What you will do:
An exact, complete copy of the lines below is the expected answer.

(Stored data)

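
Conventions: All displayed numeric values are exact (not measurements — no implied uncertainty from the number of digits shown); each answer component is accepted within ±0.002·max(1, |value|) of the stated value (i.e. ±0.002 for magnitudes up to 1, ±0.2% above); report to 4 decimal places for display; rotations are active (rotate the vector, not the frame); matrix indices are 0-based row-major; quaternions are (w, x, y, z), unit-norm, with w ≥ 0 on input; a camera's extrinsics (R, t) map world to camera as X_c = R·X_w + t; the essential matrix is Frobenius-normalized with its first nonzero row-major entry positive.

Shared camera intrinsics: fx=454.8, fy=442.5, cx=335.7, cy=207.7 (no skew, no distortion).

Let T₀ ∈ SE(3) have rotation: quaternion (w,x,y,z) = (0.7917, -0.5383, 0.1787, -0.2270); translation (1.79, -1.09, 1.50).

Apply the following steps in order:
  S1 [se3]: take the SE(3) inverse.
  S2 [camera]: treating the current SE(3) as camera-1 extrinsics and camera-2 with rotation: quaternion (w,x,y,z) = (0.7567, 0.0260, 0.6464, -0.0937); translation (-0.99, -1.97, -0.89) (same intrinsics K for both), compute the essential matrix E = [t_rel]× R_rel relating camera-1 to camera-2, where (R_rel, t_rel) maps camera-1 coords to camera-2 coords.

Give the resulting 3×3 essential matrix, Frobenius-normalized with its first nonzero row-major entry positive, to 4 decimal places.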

Solution for this problem:
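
Conventions: All displayed numeric values are exact (not measurements — no implied uncertainty from the number of digits shown); each answer component is accepted within ±0.002·max(1, |value|) of the stated value (i.e. ±0.002 for magnitudes up to 1, ±0.2% above); report to 4 decimal places for display; rotations are active (rotate the vector, not the frame); matrix indices are 0-based row-major; quaternions are (w, x, y, z), unit-norm, with w ≥ 0 on input; a camera's extrinsics (R, t) map world to camera as X_c = R·X_w + t; the essential matrix is Frobenius-normalized with its first nonzero row-major entry positive.

Shared camera intrinsics: fx=454.8, fy=442.5, cx=335.7, cy=207.7 (no skew, no distortion).

Let T₀ ∈ SE(3) have rotation: quaternion (w,x,y,z) = (0.7917, -0.5383, 0.1787, -0.2270); translation (1.79, -1.09, 1.50).

Apply the following steps in order:
  S1 [se3]: take the SE(3) inverse.
  S2 [camera]: treating the current SE(3) as camera-1 extrinsics and camera-2 with rotation: quaternion (w,x,y,z) = (0.7567, 0.0260, 0.6464, -0.0937); translation (-0.99, -1.97, -0.89) (same intrinsics K for both), compute the essential matrix E = [t_rel]× R_rel relating camera-1 to camera-2, where (R_rel, t_rel) maps camera-1 coords to camera-2 coords.

Give the resulting 3×3 essential matrix, Frobenius-normalized with its first nonzero row-major entry positive, to 4 decimal places.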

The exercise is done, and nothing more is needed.